◆ DIRECTIONS FOR THIS TASK
Output the records, every one, exactly as given.

┌─ INPUT FOR THIS TASK

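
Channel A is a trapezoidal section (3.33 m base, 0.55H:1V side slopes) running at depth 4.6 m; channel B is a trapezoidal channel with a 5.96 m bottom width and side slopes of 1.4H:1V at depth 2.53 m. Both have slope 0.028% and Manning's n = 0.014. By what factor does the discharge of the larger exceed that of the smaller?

Channel A: With bottom width b = 3.33 m and side slope z = 0.55: A = (b + zy)y = (3.33 + 0.55×4.6)×4.6 = 26.96 m²; P = b + 2y√(1+z²) = 3.33 + 2×4.6×1.141 = 13.83 m. Hydraulic radius R = A/P = 26.96/13.83 = 1.949 m. Q_A = (1/0.014)·26.96·1.949^(2/3)·√0.00028 = 50.27 m³/s.
Channel B: With bottom width b = 5.96 m and side slope z = 1.4: A = (b + zy)y = (5.96 + 1.4×2.53)×2.53 = 24.04 m²; P = b + 2y√(1+z²) = 5.96 + 2×2.53×1.72 = 14.67 m. Hydraulic radius R = A/P = 24.04/14.67 = 1.639 m. Q_B = (1/0.014)·24.04·1.639^(2/3)·√0.00028 = 39.95 m³/s.
The larger discharge is 50.27 m³/s and the smaller is 39.95 m³/s; the ratio is 1.26.

1.26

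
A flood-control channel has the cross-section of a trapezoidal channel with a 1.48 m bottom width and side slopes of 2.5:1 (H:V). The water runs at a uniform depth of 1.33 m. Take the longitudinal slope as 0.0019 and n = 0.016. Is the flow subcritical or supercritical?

subcritical

With bottom width b = 1.48 m and side slope z = 2.5: A = (b + zy)y = (1.48 + 2.5×1.33)×1.33 = 6.391 m²; P = b + 2y√(1+z²) = 1.48 + 2×1.33×2.693 = 8.642 m.
Hydraulic radius R = A/P = 6.391/8.642 = 0.7395 m.
V = (1/n) R^(2/3) √S = (1/0.016) × 0.7395^(2/3) × √0.0019 = 2.228 m/s. Hydraulic depth D_h = A/T = 6.391/8.13 = 0.7861 m.
Froude number Fr = V/√(g·D_h) = 2.228/√(9.81×0.7861) = 0.802, which is less than 1, so the flow is subcritical.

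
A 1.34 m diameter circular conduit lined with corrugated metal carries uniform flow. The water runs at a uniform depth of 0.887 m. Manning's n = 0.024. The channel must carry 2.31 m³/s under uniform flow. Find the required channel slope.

For a circular section of diameter D = 1.34 m at depth y = 0.887 m, the central angle is θ = 2 arccos(1 − 2y/D) = 3.801 rad. Then A = (D²/8)(θ − sin θ) = 0.9907 m² and P = Dθ/2 = 2.547 m.
Hydraulic radius R = A/P = 0.9907/2.547 = 0.389 m.
From Manning's equation, S = [nQ / (1 A R^(2/3))]² = [0.024 × 2.31 / (1 × 0.9907 × 0.389^(2/3))]² = 0.011.

S = 0.011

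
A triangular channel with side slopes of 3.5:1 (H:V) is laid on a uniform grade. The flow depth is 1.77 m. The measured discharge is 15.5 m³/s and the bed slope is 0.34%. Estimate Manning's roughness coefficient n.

For a triangular section with side slope z = 3.5: A = zy² = 3.5×1.77² = 10.97 m²; P = 2y√(1+z²) = 2×1.77×3.64 = 12.89 m.
Hydraulic radius R = A/P = 10.97/12.89 = 0.8509 m.
Rearranging Manning's equation: n = (1/Q) A R^(2/3) S^(1/2) = (1/15.5) × 10.97 × 0.8509^(2/3) × √0.0034 = 0.037.

n = 0.037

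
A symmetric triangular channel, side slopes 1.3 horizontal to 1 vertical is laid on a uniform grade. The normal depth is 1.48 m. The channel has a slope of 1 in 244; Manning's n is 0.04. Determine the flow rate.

For a triangular section with side slope z = 1.3: A = zy² = 1.3×1.48² = 2.848 m²; P = 2y√(1+z²) = 2×1.48×1.64 = 4.855 m.
Hydraulic radius R = A/P = 2.848/4.855 = 0.5865 m.
Manning's equation: Q = (1/n) A R^(2/3) S^(1/2) = (1/0.04) × 2.848 × 0.5865^(2/3) × 0.004098^(1/2) = 3.19 m³/s.

Q = 3.19 m³/s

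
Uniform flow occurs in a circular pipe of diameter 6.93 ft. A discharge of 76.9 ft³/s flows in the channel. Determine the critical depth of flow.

At critical depth, Q² T / (g A³) = 1, i.e. A³/T = Q²/g = 76.9²/32.2 = 183.7.
At y = 2.63 ft: A³/T = 336.5 — high.
At y = 1.86 ft: A³/T = 88.09 — low.
At y = 2.25 ft: A³/T = 184.3 — close enough.

y_c = 2.25 ft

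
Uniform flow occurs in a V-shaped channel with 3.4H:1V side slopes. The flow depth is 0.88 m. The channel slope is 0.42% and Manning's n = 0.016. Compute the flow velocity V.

For a triangular section with side slope z = 3.4: A = zy² = 3.4×0.88² = 2.633 m²; P = 2y√(1+z²) = 2×0.88×3.544 = 6.237 m.
Hydraulic radius R = A/P = 2.633/6.237 = 0.4221 m.
From Manning's equation, V = (1/n) R^(2/3) S^(1/2) = (1/0.016) × 0.4221^(2/3) × 0.0042^(1/2) = 2.28 m/s.

V = 2.28 m/s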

└─

◆ YOUR SOLUTION
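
Channel A is a trapezoidal section (3.33 m base, 0.55H:1V side slopes) running at depth 4.6 m; channel B is a trapezoidal channel with a 5.96 m bottom width and side slopes of 1.4H:1V at depth 2.53 m. Both have slope 0.028% and Manning's n = 0.014. By what factor does the discharge of the larger exceed that of the smaller?

Channel A: With bottom width b = 3.33 m and side slope z = 0.55: A = (b + zy)y = (3.33 + 0.55×4.6)×4.6 = 26.96 m²; P = b + 2y√(1+z²) = 3.33 + 2×4.6×1.141 = 13.83 m. Hydraulic radius R = A/P = 26.96/13.83 = 1.949 m. Q_A = (1/0.014)·26.96·1.949^(2/3)·√0.00028 = 50.27 m³/s.
Channel B: With bottom width b = 5.96 m and side slope z = 1.4: A = (b + zy)y = (5.96 + 1.4×2.53)×2.53 = 24.04 m²; P = b + 2y√(1+z²) = 5.96 + 2×2.53×1.72 = 14.67 m. Hydraulic radius R = A/P = 24.04/14.67 = 1.639 m. Q_B = (1/0.014)·24.04·1.639^(2/3)·√0.00028 = 39.95 m³/s.
The larger discharge is 50.27 m³/s and the smaller is 39.95 m³/s; the ratio is 1.26.

1.26

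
A flood-control channel has the cross-section of a trapezoidal channel with a 1.48 m bottom width and side slopes of 2.5:1 (H:V). The water runs at a uniform depth of 1.33 m. Take the longitudinal slope as 0.0019 and n = 0.016. Is the flow subcritical or supercritical?

subcritical

With bottom width b = 1.48 m and side slope z = 2.5: A = (b + zy)y = (1.48 + 2.5×1.33)×1.33 = 6.391 m²; P = b + 2y√(1+z²) = 1.48 + 2×1.33×2.693 = 8.642 m.
Hydraulic radius R = A/P = 6.391/8.642 = 0.7395 m.
V = (1/n) R^(2/3) √S = (1/0.016) × 0.7395^(2/3) × √0.0019 = 2.228 m/s. Hydraulic depth D_h = A/T = 6.391/8.13 = 0.7861 m.
Froude number Fr = V/√(g·D_h) = 2.228/√(9.81×0.7861) = 0.802, which is less than 1, so the flow is subcritical.

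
A 1.34 m diameter circular conduit lined with corrugated metal carries uniform flow. The water runs at a uniform depth of 0.887 m. Manning's n = 0.024. The channel must carry 2.31 m³/s under uniform flow. Find the required channel slope.

For a circular section of diameter D = 1.34 m at depth y = 0.887 m, the central angle is θ = 2 arccos(1 − 2y/D) = 3.801 rad. Then A = (D²/8)(θ − sin θ) = 0.9907 m² and P = Dθ/2 = 2.547 m.
Hydraulic radius R = A/P = 0.9907/2.547 = 0.389 m.
From Manning's equation, S = [nQ / (1 A R^(2/3))]² = [0.024 × 2.31 / (1 × 0.9907 × 0.389^(2/3))]² = 0.011.

S = 0.011

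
A triangular channel with side slopes of 3.5:1 (H:V) is laid on a uniform grade. The flow depth is 1.77 m. The measured discharge is 15.5 m³/s and the bed slope is 0.34%. Estimate Manning's roughness coefficient n.

For a triangular section with side slope z = 3.5: A = zy² = 3.5×1.77² = 10.97 m²; P = 2y√(1+z²) = 2×1.77×3.64 = 12.89 m.
Hydraulic radius R = A/P = 10.97/12.89 = 0.8509 m.
Rearranging Manning's equation: n = (1/Q) A R^(2/3) S^(1/2) = (1/15.5) × 10.97 × 0.8509^(2/3) × √0.0034 = 0.037.

n = 0.037

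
A symmetric triangular channel, side slopes 1.3 horizontal to 1 vertical is laid on a uniform grade. The normal depth is 1.48 m. The channel has a slope of 1 in 244; Manning's n is 0.04. Determine the flow rate.

For a triangular section with side slope z = 1.3: A = zy² = 1.3×1.48² = 2.848 m²; P = 2y√(1+z²) = 2×1.48×1.64 = 4.855 m.
Hydraulic radius R = A/P = 2.848/4.855 = 0.5865 m.
Manning's equation: Q = (1/n) A R^(2/3) S^(1/2) = (1/0.04) × 2.848 × 0.5865^(2/3) × 0.004098^(1/2) = 3.19 m³/s.

Q = 3.19 m³/s

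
Uniform flow occurs in a circular pipe of diameter 6.93 ft. A discharge of 76.9 ft³/s flows in the channel. Determine the critical depth of flow.

At critical depth, Q² T / (g A³) = 1, i.e. A³/T = Q²/g = 76.9²/32.2 = 183.7.
At y = 2.63 ft: A³/T = 336.5 — high.
At y = 1.86 ft: A³/T = 88.09 — low.
At y = 2.25 ft: A³/T = 184.3 — close enough.

y_c = 2.25 ft

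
Uniform flow occurs in a V-shaped channel with 3.4H:1V side slopes. The flow depth is 0.88 m. The channel slope is 0.42% and Manning's n = 0.016. Compute the flow velocity V.

For a triangular section with side slope z = 3.4: A = zy² = 3.4×0.88² = 2.633 m²; P = 2y√(1+z²) = 2×0.88×3.544 = 6.237 m.
Hydraulic radius R = A/P = 2.633/6.237 = 0.4221 m.
From Manning's equation, V = (1/n) R^(2/3) S^(1/2) = (1/0.016) × 0.4221^(2/3) × 0.0042^(1/2) = 2.28 m/s.

V = 2.28 m/s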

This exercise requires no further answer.